*** THE DATA ***
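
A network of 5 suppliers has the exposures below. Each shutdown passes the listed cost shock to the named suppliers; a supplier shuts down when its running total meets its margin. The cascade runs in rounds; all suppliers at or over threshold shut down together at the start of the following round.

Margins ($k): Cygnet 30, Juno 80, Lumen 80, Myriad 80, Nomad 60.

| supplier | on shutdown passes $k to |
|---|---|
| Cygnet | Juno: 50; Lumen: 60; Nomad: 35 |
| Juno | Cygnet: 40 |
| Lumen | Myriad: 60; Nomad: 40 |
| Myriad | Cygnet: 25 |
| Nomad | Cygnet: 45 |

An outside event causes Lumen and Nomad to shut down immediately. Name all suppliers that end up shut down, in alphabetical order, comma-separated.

Cygnet, Lumen, Nomad

Round 1 — Lumen, Nomad shut down (initial).
  Cygnet: +45 → 45 ≥ 30
  Myriad: +60 → 60 < 80
Round 2 — Cygnet shuts down.
  Juno: +50 → 50 < 80
No further shutdowns.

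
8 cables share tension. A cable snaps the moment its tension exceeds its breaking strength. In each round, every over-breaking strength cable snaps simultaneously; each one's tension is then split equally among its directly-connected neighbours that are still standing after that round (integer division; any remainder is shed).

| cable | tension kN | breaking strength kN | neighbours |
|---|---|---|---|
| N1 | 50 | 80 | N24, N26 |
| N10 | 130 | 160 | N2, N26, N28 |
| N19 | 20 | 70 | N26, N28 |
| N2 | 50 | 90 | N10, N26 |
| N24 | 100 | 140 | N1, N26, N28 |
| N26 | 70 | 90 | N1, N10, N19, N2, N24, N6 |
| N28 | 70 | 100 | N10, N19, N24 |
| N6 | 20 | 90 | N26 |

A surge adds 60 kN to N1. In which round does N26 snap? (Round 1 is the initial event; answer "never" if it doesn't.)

Round 1 — N1 at 110 > 80. N1 snaps.
  N1 sheds 110 kN to N24, N26: 55 each.
    N24: 100+55 = 155 > 140
    N26: 70+55 = 125 > 90
Round 2 — N24, N26 snap.
  N24 sheds 155 kN to N28: 155 each.
    N28: 70+155 = 225 > 100
  N26 sheds 125 kN to N10, N19, N2, N6: 31 each (1 lost).
    N10: 130+31 = 161 > 160
    N19: 20+31 = 51 ≤ 70
    N2: 50+31 = 81 ≤ 90
    N6: 20+31 = 51 ≤ 90
Round 3 — N10, N28 snap.
  N10 sheds 161 kN to N2: 161 each.
    N2: 81+161 = 242 > 90
  N28 sheds 225 kN to N19: 225 each.
    N19: 51+225 = 276 > 70
Round 4 — N19, N2 snap.
  N19 sheds 276 kN: no online neighbours, lost.
  N2 sheds 242 kN: no online neighbours, lost.
No further breaks.

2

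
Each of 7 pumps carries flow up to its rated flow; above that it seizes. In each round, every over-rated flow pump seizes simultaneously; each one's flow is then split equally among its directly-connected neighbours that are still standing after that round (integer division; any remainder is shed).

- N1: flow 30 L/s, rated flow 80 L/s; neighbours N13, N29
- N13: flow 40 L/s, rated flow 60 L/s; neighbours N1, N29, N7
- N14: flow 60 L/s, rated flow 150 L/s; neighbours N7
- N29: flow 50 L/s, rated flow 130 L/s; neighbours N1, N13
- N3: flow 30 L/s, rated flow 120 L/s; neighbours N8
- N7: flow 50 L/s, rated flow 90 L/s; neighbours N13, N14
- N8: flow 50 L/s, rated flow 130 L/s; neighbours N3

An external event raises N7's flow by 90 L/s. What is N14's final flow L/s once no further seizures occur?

130

Round 1 — N7 at 140 > 90. N7 seizes.
  N7 sheds 140 L/s to N13, N14: 70 each.
    N13: 40+70 = 110 > 60
    N14: 60+70 = 130 ≤ 150
Round 2 — N13 seizes.
  N13 sheds 110 L/s to N1, N29: 55 each.
    N1: 30+55 = 85 > 80
    N29: 50+55 = 105 ≤ 130
Round 3 — N1 seizes.
  N1 sheds 85 L/s to N29: 85 each.
    N29: 105+85 = 190 > 130
Round 4 — N29 seizes.
  N29 sheds 190 L/s: no online neighbours, lost.
No further seizures.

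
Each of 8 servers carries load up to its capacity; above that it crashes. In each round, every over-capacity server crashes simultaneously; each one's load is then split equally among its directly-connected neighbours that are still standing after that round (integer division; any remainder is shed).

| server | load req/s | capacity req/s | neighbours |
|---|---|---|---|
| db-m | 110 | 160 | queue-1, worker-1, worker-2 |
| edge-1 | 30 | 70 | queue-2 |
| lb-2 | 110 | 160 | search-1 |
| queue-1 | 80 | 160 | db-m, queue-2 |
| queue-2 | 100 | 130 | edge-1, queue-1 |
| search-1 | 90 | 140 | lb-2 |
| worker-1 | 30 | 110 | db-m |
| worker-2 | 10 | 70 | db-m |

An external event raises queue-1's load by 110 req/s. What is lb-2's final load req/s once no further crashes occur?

Round 1 — queue-1 at 190 > 160. queue-1 crashes.
  queue-1 sheds 190 req/s to db-m, queue-2: 95 each.
    db-m: 110+95 = 205 > 160
    queue-2: 100+95 = 195 > 130
Round 2 — db-m, queue-2 crash.
  db-m sheds 205 req/s to worker-1, worker-2: 102 each (1 lost).
    worker-1: 30+102 = 132 > 110
    worker-2: 10+102 = 112 > 70
  queue-2 sheds 195 req/s to edge-1: 195 each.
    edge-1: 30+195 = 225 > 70
Round 3 — edge-1, worker-1, worker-2 crash.
  edge-1 sheds 225 req/s: no online neighbours, lost.
  worker-1 sheds 132 req/s: no online neighbours, lost.
  worker-2 sheds 112 req/s: no online neighbours, lost.
No further crashes.

110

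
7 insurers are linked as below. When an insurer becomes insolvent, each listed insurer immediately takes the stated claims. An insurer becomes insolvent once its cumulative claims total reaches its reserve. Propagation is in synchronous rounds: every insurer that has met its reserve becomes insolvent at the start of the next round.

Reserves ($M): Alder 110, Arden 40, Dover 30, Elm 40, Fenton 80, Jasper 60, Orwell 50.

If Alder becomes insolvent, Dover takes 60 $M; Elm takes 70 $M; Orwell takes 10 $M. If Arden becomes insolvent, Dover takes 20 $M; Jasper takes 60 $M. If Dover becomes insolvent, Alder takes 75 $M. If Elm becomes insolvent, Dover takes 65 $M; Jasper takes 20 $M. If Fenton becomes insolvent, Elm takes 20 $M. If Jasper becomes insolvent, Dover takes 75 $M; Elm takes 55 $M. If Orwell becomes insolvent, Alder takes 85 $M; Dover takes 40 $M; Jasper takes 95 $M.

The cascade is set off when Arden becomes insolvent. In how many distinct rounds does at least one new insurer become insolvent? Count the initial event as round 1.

3

Round 1 — Arden becomes insolvent (initial).
  Dover: +20 → 20 < 30
  Jasper: +60 → 60 ≥ 60
Round 2 — Jasper becomes insolvent.
  Dover: +75 → 95 ≥ 30
  Elm: +55 → 55 ≥ 40
Round 3 — Dover, Elm become insolvent.
  Alder: +75 → 75 < 110
No further insolvencies.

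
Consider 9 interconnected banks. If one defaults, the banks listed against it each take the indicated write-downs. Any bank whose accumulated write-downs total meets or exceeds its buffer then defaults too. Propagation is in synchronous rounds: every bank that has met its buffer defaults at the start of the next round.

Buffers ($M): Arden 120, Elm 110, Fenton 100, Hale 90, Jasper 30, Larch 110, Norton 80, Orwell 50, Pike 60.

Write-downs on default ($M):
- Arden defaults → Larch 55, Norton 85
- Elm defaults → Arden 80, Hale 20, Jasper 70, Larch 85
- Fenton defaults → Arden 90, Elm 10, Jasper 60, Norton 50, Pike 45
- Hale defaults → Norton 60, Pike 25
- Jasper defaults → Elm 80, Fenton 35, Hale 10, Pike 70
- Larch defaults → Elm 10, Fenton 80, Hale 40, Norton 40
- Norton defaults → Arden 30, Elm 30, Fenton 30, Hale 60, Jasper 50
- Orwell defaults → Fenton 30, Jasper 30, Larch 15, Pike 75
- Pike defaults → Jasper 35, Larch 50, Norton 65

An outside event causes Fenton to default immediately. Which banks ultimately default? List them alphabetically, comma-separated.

Round 1 — Fenton defaults (initial).
  Arden: +90 → 90 < 120
  Elm: +10 → 10 < 110
  Jasper: +60 → 60 ≥ 30
  Norton: +50 → 50 < 80
  Pike: +45 → 45 < 60
Round 2 — Jasper defaults.
  Elm: +80 → 90 < 110
  Hale: +10 → 10 < 90
  Pike: +70 → 115 ≥ 60
Round 3 — Pike defaults.
  Larch: +50 → 50 < 110
  Norton: +65 → 115 ≥ 80
Round 4 — Norton defaults.
  Arden: +30 → 120 ≥ 120
  Elm: +30 → 120 ≥ 110
  Hale: +60 → 70 < 90
Round 5 — Arden, Elm default.
  Hale: +20 → 90 ≥ 90
  Larch: +55+85 → 190 ≥ 110
Round 6 — Hale, Larch default.
No further defaults.

Arden, Elm, Fenton, Hale, Jasper, Larch, Norton, Pike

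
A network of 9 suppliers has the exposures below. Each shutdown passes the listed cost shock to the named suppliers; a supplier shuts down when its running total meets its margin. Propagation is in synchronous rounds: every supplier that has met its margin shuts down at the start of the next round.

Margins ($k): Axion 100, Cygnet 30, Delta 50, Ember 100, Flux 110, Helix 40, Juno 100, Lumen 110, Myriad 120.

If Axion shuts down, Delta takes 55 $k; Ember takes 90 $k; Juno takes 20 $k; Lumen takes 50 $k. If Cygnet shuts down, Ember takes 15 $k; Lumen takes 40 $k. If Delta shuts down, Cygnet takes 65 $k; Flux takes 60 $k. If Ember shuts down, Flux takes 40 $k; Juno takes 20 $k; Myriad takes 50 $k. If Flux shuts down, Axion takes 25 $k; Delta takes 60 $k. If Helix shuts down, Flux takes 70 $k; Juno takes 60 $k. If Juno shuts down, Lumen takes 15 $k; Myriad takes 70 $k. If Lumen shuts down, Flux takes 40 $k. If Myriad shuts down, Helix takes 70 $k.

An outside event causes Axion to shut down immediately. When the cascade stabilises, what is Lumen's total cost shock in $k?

90

Round 1 — Axion shuts down (initial).
  Delta: +55 → 55 ≥ 50
  Ember: +90 → 90 < 100
  Juno: +20 → 20 < 100
  Lumen: +50 → 50 < 110
Round 2 — Delta shuts down.
  Cygnet: +65 → 65 ≥ 30
  Flux: +60 → 60 < 110
Round 3 — Cygnet shuts down.
  Ember: +15 → 105 ≥ 100
  Lumen: +40 → 90 < 110
Round 4 — Ember shuts down.
  Flux: +40 → 100 < 110
  Juno: +20 → 40 < 100
  Myriad: +50 → 50 < 120
No further shutdowns.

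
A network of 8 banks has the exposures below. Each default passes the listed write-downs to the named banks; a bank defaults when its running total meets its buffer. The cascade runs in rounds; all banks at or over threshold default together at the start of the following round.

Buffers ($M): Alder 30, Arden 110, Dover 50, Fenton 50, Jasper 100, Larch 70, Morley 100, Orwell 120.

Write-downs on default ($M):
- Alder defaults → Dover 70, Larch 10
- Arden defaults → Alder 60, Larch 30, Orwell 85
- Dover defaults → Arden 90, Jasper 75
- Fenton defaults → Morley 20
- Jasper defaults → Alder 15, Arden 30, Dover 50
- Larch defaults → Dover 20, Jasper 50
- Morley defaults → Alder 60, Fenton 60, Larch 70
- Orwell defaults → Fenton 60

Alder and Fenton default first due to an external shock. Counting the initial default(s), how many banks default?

3

Round 1 — Alder, Fenton default (initial).
  Dover: +70 → 70 ≥ 50
  Larch: +10 → 10 < 70
  Morley: +20 → 20 < 100
Round 2 — Dover defaults.
  Arden: +90 → 90 < 110
  Jasper: +75 → 75 < 100
No further defaults.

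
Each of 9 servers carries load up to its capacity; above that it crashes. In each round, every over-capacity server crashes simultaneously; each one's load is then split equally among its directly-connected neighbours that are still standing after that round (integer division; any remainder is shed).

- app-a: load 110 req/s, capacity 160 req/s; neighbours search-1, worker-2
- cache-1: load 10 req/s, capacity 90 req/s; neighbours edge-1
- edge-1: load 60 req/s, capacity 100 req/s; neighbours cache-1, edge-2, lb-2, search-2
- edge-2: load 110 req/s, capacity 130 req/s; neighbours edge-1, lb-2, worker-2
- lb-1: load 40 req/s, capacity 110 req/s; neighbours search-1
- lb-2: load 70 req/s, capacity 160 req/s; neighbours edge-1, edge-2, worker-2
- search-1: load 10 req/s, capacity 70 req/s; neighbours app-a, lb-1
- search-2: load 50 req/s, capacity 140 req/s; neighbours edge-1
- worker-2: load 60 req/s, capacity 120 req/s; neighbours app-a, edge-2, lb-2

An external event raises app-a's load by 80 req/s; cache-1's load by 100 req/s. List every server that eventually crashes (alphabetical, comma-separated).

Round 1 — app-a at 190 > 160; cache-1 at 110 > 90. app-a, cache-1 crash.
  app-a sheds 190 req/s to search-1, worker-2: 95 each.
    search-1: 10+95 = 105 > 70
    worker-2: 60+95 = 155 > 120
  cache-1 sheds 110 req/s to edge-1: 110 each.
    edge-1: 60+110 = 170 > 100
Round 2 — edge-1, search-1, worker-2 crash.
  edge-1 sheds 170 req/s to edge-2, lb-2, search-2: 56 each (2 lost).
    edge-2: 110+56 = 166 > 130
    lb-2: 70+56 = 126 ≤ 160
    search-2: 50+56 = 106 ≤ 140
  search-1 sheds 105 req/s to lb-1: 105 each.
    lb-1: 40+105 = 145 > 110
  worker-2 sheds 155 req/s to edge-2, lb-2: 77 each (1 lost).
    edge-2: 166+77 = 243 > 130
    lb-2: 126+77 = 203 > 160
Round 3 — edge-2, lb-1, lb-2 crash.
  edge-2 sheds 243 req/s: no online neighbours, lost.
  lb-1 sheds 145 req/s: no online neighbours, lost.
  lb-2 sheds 203 req/s: no online neighbours, lost.
No further crashes.

app-a, cache-1, edge-1, edge-2, lb-1, lb-2, search-1, worker-2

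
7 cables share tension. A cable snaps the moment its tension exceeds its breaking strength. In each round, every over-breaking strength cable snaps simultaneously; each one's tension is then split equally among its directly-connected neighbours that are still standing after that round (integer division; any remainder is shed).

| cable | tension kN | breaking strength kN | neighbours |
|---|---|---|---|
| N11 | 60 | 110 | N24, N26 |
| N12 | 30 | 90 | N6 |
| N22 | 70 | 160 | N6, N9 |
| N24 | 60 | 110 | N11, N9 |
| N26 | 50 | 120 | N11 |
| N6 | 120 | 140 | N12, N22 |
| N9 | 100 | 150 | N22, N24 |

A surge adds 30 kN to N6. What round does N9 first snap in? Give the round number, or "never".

never

Round 1 — N6 at 150 > 140. N6 snaps.
  N6 sheds 150 kN to N12, N22: 75 each.
    N12: 30+75 = 105 > 90
    N22: 70+75 = 145 ≤ 160
Round 2 — N12 snaps.
  N12 sheds 105 kN: no online neighbours, lost.
No further breaks.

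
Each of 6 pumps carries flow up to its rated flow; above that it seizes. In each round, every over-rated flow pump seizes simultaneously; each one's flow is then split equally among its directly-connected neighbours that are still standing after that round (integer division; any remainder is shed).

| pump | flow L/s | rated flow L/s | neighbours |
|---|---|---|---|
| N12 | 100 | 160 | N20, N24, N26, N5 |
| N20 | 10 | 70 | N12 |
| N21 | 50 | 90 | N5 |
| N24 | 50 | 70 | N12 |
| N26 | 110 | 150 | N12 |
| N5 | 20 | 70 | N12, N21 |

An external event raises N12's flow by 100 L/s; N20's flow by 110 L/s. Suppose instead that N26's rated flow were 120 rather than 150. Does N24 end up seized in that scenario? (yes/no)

yes

With N26's rated flow at 120:
Round 1 — N12 at 200 > 160; N20 at 120 > 70. N12, N20 seize.
  N12 sheds 200 L/s to N24, N26, N5: 66 each (2 lost).
    N24: 50+66 = 116 > 70
    N26: 110+66 = 176 > 120
    N5: 20+66 = 86 > 70
  N20 sheds 120 L/s: no online neighbours, lost.
Round 2 — N24, N26, N5 seize.
  N24 sheds 116 L/s: no online neighbours, lost.
  N26 sheds 176 L/s: no online neighbours, lost.
  N5 sheds 86 L/s to N21: 86 each.
    N21: 50+86 = 136 > 90
Round 3 — N21 seizes.
  N21 sheds 136 L/s: no online neighbours, lost.
No further seizures.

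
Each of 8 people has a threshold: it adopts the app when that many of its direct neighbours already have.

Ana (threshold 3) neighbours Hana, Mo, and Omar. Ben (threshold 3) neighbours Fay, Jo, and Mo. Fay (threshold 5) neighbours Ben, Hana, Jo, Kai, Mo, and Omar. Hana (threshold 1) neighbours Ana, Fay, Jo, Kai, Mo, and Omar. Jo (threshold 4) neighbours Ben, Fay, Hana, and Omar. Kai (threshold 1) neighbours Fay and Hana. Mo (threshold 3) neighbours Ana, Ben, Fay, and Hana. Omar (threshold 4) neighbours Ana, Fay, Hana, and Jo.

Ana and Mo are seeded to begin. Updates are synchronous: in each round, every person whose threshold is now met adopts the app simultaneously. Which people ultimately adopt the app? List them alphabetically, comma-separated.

Round 1 — Ana, Mo adopt the app (initial).
Round 2 — checking thresholds:
  Ben: 1 of 3 neighbours < 3, below threshold.
  Fay: 1 of 6 neighbours < 5, below threshold.
  Hana: 2 of 6 neighbours ≥ 1, adopts the app.
  Omar: 1 of 4 neighbours < 4, below threshold.
Round 3 — checking thresholds:
  Ben: 1 of 3 neighbours < 3, below threshold.
  Fay: 2 of 6 neighbours < 5, below threshold.
  Jo: 1 of 4 neighbours < 4, below threshold.
  Kai: 1 of 2 neighbours ≥ 1, adopts the app.
  Omar: 2 of 4 neighbours < 4, below threshold.
Round 4 — no new adoptions; cascade stops.

Ana, Hana, Kai, Mo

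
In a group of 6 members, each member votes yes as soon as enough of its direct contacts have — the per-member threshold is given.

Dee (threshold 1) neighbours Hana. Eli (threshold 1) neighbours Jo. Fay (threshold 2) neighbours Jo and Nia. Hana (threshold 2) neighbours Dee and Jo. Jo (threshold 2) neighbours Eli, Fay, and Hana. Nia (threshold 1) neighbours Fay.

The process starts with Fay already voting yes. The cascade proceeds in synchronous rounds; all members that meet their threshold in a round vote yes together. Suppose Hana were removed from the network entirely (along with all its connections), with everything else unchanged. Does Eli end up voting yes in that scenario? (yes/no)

With Hana removed:
Round 1 — Fay votes yes (initial).
Round 2 — checking thresholds:
  Jo: 1 of 2 neighbours < 2, below threshold.
  Nia: 1 of 1 neighbours ≥ 1, votes yes.
Round 3 — no new yes votes; cascade stops.

no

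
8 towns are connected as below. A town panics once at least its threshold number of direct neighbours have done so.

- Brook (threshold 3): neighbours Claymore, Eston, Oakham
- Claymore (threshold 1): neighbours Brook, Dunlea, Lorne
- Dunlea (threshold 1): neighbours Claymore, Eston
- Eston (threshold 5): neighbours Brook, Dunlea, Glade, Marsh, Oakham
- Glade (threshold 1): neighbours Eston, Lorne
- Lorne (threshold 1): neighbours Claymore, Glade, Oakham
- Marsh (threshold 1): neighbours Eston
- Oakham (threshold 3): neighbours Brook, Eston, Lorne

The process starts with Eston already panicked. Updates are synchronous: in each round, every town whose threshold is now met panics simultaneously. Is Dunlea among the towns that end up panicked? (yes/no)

yes

Round 1 — Eston panics (initial).
Round 2 — checking thresholds:
  Brook: 1 of 3 neighbours < 3, not yet.
  Dunlea: 1 of 2 neighbours ≥ 1, panics.
  Glade: 1 of 2 neighbours ≥ 1, panics.
  Marsh: 1 of 1 neighbours ≥ 1, panics.
  Oakham: 1 of 3 neighbours < 3, not yet.
Round 3 — checking thresholds:
  Brook: 1 of 3 neighbours < 3, not yet.
  Claymore: 1 of 3 neighbours ≥ 1, panics.
  Lorne: 1 of 3 neighbours ≥ 1, panics.
  Oakham: 1 of 3 neighbours < 3, not yet.
Round 4 — no new panics; cascade stops.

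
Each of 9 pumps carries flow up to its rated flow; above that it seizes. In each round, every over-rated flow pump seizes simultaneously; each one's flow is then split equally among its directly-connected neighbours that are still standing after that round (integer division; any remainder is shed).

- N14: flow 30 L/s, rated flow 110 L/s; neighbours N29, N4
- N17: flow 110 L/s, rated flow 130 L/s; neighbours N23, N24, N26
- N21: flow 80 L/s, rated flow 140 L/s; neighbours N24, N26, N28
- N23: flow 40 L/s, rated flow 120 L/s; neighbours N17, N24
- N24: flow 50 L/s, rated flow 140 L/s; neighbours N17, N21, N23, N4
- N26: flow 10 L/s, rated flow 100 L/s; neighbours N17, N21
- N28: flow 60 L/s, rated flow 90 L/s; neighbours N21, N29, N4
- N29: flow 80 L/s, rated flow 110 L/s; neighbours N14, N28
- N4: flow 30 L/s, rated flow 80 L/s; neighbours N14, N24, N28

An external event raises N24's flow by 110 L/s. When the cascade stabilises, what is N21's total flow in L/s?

120

Round 1 — N24 at 160 > 140. N24 seizes.
  N24 sheds 160 L/s to N17, N21, N23, N4: 40 each.
    N17: 110+40 = 150 > 130
    N21: 80+40 = 120 ≤ 140
    N23: 40+40 = 80 ≤ 120
    N4: 30+40 = 70 ≤ 80
Round 2 — N17 seizes.
  N17 sheds 150 L/s to N23, N26: 75 each.
    N23: 80+75 = 155 > 120
    N26: 10+75 = 85 ≤ 100
Round 3 — N23 seizes.
  N23 sheds 155 L/s: no online neighbours, lost.
No further seizures.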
*** End of THE DATA ***
**EXERCISE INSTRUCTIONS:**
Set the lines down exactly, from the first line of the records to the line where "N2, N24, N6 |" appears, with both ends kept.

**RESPONSE:**
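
A network of 5 suppliers has the exposures below. Each shutdown passes the listed cost shock to the named suppliers; a supplier shuts down when its running total meets its margin. The cascade runs in rounds; all suppliers at or over threshold shut down together at the start of the following round.

Margins ($k): Cygnet 30, Juno 80, Lumen 80, Myriad 80, Nomad 60.

| supplier | on shutdown passes $k to |
|---|---|
| Cygnet | Juno: 50; Lumen: 60; Nomad: 35 |
| Juno | Cygnet: 40 |
| Lumen | Myriad: 60; Nomad: 40 |
| Myriad | Cygnet: 25 |
| Nomad | Cygnet: 45 |

An outside event causes Lumen and Nomad to shut down immediately. Name all suppliers that end up shut down, in alphabetical order, comma-separated.

Cygnet, Lumen, Nomad

Round 1 — Lumen, Nomad shut down (initial).
  Cygnet: +45 → 45 ≥ 30
  Myriad: +60 → 60 < 80
Round 2 — Cygnet shuts down.
  Juno: +50 → 50 < 80
No further shutdowns.

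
8 cables share tension. A cable snaps the moment its tension exceeds its breaking strength. In each round, every over-breaking strength cable snaps simultaneously; each one's tension is then split equally among its directly-connected neighbours that are still standing after that round (integer division; any remainder is shed).

| cable | tension kN | breaking strength kN | neighbours |
|---|---|---|---|
| N1 | 50 | 80 | N24, N26 |
| N10 | 130 | 160 | N2, N26, N28 |
| N19 | 20 | 70 | N26, N28 |
| N2 | 50 | 90 | N10, N26 |
| N24 | 100 | 140 | N1, N26, N28 |
| N26 | 70 | 90 | N1, N10, N19, N2, N24, N6 |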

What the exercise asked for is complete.